**EXTRACTED RECORDS**
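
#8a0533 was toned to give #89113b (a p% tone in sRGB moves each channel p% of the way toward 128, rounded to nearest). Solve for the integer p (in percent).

10%

#8a0533 is rgb(138, 5, 51); #89113b is rgb(137, 17, 59).
On the G channel (widest range): 17 ≈ 5 + (p/100)(128 − 5), so p ≈ 100×(17 − 5)/(128 − 5) = 1200/123 = 9.76.
p = 10 reproduces all three channels after rounding.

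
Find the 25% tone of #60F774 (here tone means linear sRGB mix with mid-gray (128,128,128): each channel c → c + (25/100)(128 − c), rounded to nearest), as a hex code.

#60F774 is rgb(96, 247, 116).
Lerp each channel 25% toward 128:
  R: 96 + 0.25×(128−96) = 96 + 8 = 104 → 104
  G: 247 + 0.25×(128−247) = 247 − 29.75 = 217.25 → 217
  B: 116 + 0.25×(128−116) = 116 + 3 = 119 → 119
rgb(104, 217, 119) = #68D977.

#68D977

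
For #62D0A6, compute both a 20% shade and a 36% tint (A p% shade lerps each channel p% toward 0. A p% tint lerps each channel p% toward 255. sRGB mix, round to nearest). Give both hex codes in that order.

#4EA685, #9BE1C6

#62D0A6 is rgb(98, 208, 166).
20% shade:
  R: 98 − 19.6 = 78.4 → 78
  G: 208 − 41.6 = 166.4 → 166
  B: 166 + 0.2×(0−166) = 166 − 33.2 = 132.8 → 133
  → #4EA685
36% tint:
  R: 98 + 0.36×(255−98) = 98 + 56.52 = 154.52 → 155
  G: 208 + 16.92 = 224.92 → 225
  B: 166 + 32.04 = 198.04 → 198
  → #9BE1C6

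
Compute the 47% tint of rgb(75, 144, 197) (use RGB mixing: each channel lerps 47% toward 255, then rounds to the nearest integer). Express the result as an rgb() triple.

Per channel, c → c + 0.47(255 − c):
  R: 75 + 84.6 = 159.6 → 160
  G: 144 + 52.17 = 196.17 → 196
  B: 197 + 0.47×(255−197) = 197 + 27.26 = 224.26 → 224

rgb(160, 196, 224)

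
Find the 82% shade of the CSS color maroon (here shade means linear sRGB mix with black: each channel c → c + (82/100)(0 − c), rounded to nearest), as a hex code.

#170000

CSS maroon is rgb(128, 0, 0).
An 82% shade moves each channel 82% toward 0:
  R: 128 − 104.96 = 23.04 → 23
  G: 0 + 0 = 0 → 0
  B: 0 + 0 = 0 → 0
rgb(23, 0, 0) = #170000.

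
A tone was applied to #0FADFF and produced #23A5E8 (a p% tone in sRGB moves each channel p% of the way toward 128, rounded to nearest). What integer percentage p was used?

#0FADFF is rgb(15, 173, 255); #23A5E8 is rgb(35, 165, 232).
On the B channel (widest range): 232 ≈ 255 + (p/100)(128 − 255), so p ≈ 100×(232 − 255)/(128 − 255) = -2300/-127 = 18.11.
p = 18 reproduces all three channels after rounding.

18%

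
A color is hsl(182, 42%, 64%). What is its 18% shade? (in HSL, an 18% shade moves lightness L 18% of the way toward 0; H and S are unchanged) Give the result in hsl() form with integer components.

hsl(182, 42%, 52%)

L moves 18% from 64 toward 0: 64 − 11.52 = 52.48 → 52.
H and S are unchanged.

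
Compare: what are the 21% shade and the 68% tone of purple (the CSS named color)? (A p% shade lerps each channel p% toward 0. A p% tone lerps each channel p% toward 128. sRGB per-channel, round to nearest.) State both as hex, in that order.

CSS purple is rgb(128, 0, 128).
21% shade:
  R: 128 − 26.88 = 101.12 → 101
  G: 0 + 0.21×(0−0) = 0 + 0 = 0 → 0
  B: 128 − 26.88 = 101.12 → 101
  → #650065
68% tone:
  R: 128 + 0 = 128 → 128
  G: 0 + 87.04 = 87.04 → 87
  B: 128 + 0.68×(128−128) = 128 + 0 = 128 → 128
  → #805780

#650065, #805780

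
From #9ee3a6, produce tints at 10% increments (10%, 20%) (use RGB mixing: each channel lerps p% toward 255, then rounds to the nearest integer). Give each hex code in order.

#a8e6af, #b1e9b8

#9ee3a6 is rgb(158, 227, 166).
10%: (158 + 9.7 = 167.7→168, 227 + 2.8 = 229.8→230, 166 + 8.9 = 174.9→175) → #a8e6af
20%: (158 + 19.4 = 177.4→177, 227 + 5.6 = 232.6→233, 166 + 17.8 = 183.8→184) → #b1e9b8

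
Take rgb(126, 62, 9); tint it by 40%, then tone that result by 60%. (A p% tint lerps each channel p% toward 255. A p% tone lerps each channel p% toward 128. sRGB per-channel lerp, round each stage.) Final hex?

Per channel, c → c + 0.4(255 − c):
  R: 126 + 0.4×(255−126) = 126 + 51.6 = 177.6 → 178
  G: 62 + 0.4×(255−62) = 62 + 77.2 = 139.2 → 139
  B: 9 + 0.4×(255−9) = 9 + 98.4 = 107.4 → 107
After the tint: rgb(178, 139, 107) = #B28B6B.
A 60% tone moves each channel 60% toward 128:
  R: 178 + 0.6×(128−178) = 178 − 30 = 148 → 148
  G: 139 + 0.6×(128−139) = 139 − 6.6 = 132.4 → 132
  B: 107 + 0.6×(128−107) = 107 + 12.6 = 119.6 → 120
rgb(148, 132, 120) = #948478.

#948478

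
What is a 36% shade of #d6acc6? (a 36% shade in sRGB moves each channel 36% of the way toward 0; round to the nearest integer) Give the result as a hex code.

#896e7f

#d6acc6 is rgb(214, 172, 198).
Lerp each channel 36% toward 0:
  R: 214 + 0.36×(0−214) = 214 − 77.04 = 136.96 → 137
  G: 172 + 0.36×(0−172) = 172 − 61.92 = 110.08 → 110
  B: 198 + 0.36×(0−198) = 198 − 71.28 = 126.72 → 127
rgb(137, 110, 127) = #896e7f.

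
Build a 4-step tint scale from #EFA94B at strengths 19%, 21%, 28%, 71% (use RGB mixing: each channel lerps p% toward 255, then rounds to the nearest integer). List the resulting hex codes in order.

#F2B96D, #F2BB71, #F3C17D, #FAE6CB

#EFA94B is rgb(239, 169, 75).
19%: (239 + 3.04 = 242.04→242, 169 + 16.34 = 185.34→185, 75 + 34.2 = 109.2→109) → #F2B96D
21%: (239 + 3.36 = 242.36→242, 169 + 18.06 = 187.06→187, 75 + 37.8 = 112.8→113) → #F2BB71
28%: (239 + 4.48 = 243.48→243, 169 + 24.08 = 193.08→193, 75 + 50.4 = 125.4→125) → #F3C17D
71%: (239 + 11.36 = 250.36→250, 169 + 61.06 = 230.06→230, 75 + 127.8 = 202.8→203) → #FAE6CB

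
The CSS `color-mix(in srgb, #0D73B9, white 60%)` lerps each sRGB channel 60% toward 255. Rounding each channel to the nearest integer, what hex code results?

#9EC7E3

#0D73B9 is rgb(13, 115, 185).
Lerp each channel 60% toward 255:
  R: 13 + 0.6×(255−13) = 13 + 145.2 = 158.2 → 158
  G: 115 + 0.6×(255−115) = 115 + 84 = 199 → 199
  B: 185 + 42 = 227 → 227
rgb(158, 199, 227) = #9EC7E3.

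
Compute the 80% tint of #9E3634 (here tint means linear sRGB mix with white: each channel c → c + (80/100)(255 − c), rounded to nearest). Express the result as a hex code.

#9E3634 is rgb(158, 54, 52).
An 80% tint moves each channel 80% toward 255:
  R: 158 + 0.8×(255−158) = 158 + 77.6 = 235.6 → 236
  G: 54 + 0.8×(255−54) = 54 + 160.8 = 214.8 → 215
  B: 52 + 0.8×(255−52) = 52 + 162.4 = 214.4 → 214
rgb(236, 215, 214) = #ECD7D6.

#ECD7D6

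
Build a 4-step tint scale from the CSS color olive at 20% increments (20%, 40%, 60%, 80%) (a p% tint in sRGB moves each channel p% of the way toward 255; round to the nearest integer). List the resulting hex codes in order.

CSS olive is rgb(128, 128, 0).
20%: (128 + 25.4 = 153.4→153, 128 + 25.4 = 153.4→153, 0 + 51 = 51→51) → #999933
40%: (128 + 50.8 = 178.8→179, 128 + 50.8 = 178.8→179, 0 + 102 = 102→102) → #b3b366
60%: (128 + 76.2 = 204.2→204, 128 + 76.2 = 204.2→204, 0 + 153 = 153→153) → #cccc99
80%: (128 + 101.6 = 229.6→230, 128 + 101.6 = 229.6→230, 0 + 204 = 204→204) → #e6e6cc

#999933, #b3b366, #cccc99, #e6e6cc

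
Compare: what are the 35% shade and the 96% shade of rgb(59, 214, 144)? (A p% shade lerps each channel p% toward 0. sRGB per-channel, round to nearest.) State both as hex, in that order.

#268B5E, #020906

35% shade:
  R: 59 + 0.35×(0−59) = 59 − 20.65 = 38.35 → 38
  G: 214 + 0.35×(0−214) = 214 − 74.9 = 139.1 → 139
  B: 144 + 0.35×(0−144) = 144 − 50.4 = 93.6 → 94
  → #268B5E
96% shade:
  R: 59 + 0.96×(0−59) = 59 − 56.64 = 2.36 → 2
  G: 214 + 0.96×(0−214) = 214 − 205.44 = 8.56 → 9
  B: 144 + 0.96×(0−144) = 144 − 138.24 = 5.76 → 6
  → #020906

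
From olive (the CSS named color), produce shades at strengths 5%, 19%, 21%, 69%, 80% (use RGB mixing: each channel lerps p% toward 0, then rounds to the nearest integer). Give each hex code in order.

#7a7a00, #686800, #656500, #282800, #1a1a00

CSS olive is rgb(128, 128, 0).
5%: (128 − 6.4 = 121.6→122, 128 − 6.4 = 121.6→122, 0→0) → #7a7a00
19%: (128 − 24.32 = 103.68→104, 128 − 24.32 = 103.68→104, 0→0) → #686800
21%: (128 − 26.88 = 101.12→101, 128 − 26.88 = 101.12→101, 0→0) → #656500
69%: (128 − 88.32 = 39.68→40, 128 − 88.32 = 39.68→40, 0→0) → #282800
80%: (128 − 102.4 = 25.6→26, 128 − 102.4 = 25.6→26, 0→0) → #1a1a00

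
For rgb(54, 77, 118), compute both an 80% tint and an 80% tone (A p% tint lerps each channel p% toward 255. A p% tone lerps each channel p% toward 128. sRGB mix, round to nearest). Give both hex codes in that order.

80% tint:
  R: 54 + 0.8×(255−54) = 54 + 160.8 = 214.8 → 215
  G: 77 + 0.8×(255−77) = 77 + 142.4 = 219.4 → 219
  B: 118 + 109.6 = 227.6 → 228
  → #d7dbe4
80% tone:
  R: 54 + 59.2 = 113.2 → 113
  G: 77 + 0.8×(128−77) = 77 + 40.8 = 117.8 → 118
  B: 118 + 8 = 126 → 126
  → #71767e

#d7dbe4, #71767e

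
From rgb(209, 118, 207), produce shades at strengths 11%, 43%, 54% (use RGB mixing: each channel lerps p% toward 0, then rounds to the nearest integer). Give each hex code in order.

11%: (209 − 22.99 = 186.01→186, 118 − 12.98 = 105.02→105, 207 − 22.77 = 184.23→184) → #BA69B8
43%: (209 − 89.87 = 119.13→119, 118 − 50.74 = 67.26→67, 207 − 89.01 = 117.99→118) → #774376
54%: (209 − 112.86 = 96.14→96, 118 − 63.72 = 54.28→54, 207 − 111.78 = 95.22→95) → #60365F

#BA69B8, #774376, #60365F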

**TASK BRIEF**
Would you reproduce, word for word, the lines from the one holding "For rgb(54, 77, 118), compute" through the final line of the entries, both included?

**TASK SOLUTION**
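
For rgb(54, 77, 118), compute both an 80% tint and an 80% tone (A p% tint lerps each channel p% toward 255. A p% tone lerps each channel p% toward 128. sRGB mix, round to nearest). Give both hex codes in that order.

80% tint:
  R: 54 + 0.8×(255−54) = 54 + 160.8 = 214.8 → 215
  G: 77 + 0.8×(255−77) = 77 + 142.4 = 219.4 → 219
  B: 118 + 109.6 = 227.6 → 228
  → #d7dbe4
80% tone:
  R: 54 + 59.2 = 113.2 → 113
  G: 77 + 0.8×(128−77) = 77 + 40.8 = 117.8 → 118
  B: 118 + 8 = 126 → 126
  → #71767e

#d7dbe4, #71767e

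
From rgb(209, 118, 207), produce shades at strengths 11%, 43%, 54% (use RGB mixing: each channel lerps p% toward 0, then rounds to the nearest integer). Give each hex code in order.

11%: (209 − 22.99 = 186.01→186, 118 − 12.98 = 105.02→105, 207 − 22.77 = 184.23→184) → #BA69B8
43%: (209 − 89.87 = 119.13→119, 118 − 50.74 = 67.26→67, 207 − 89.01 = 117.99→118) → #774376
54%: (209 − 112.86 = 96.14→96, 118 − 63.72 = 54.28→54, 207 − 111.78 = 95.22→95) → #60365F

#BA69B8, #774376, #60365F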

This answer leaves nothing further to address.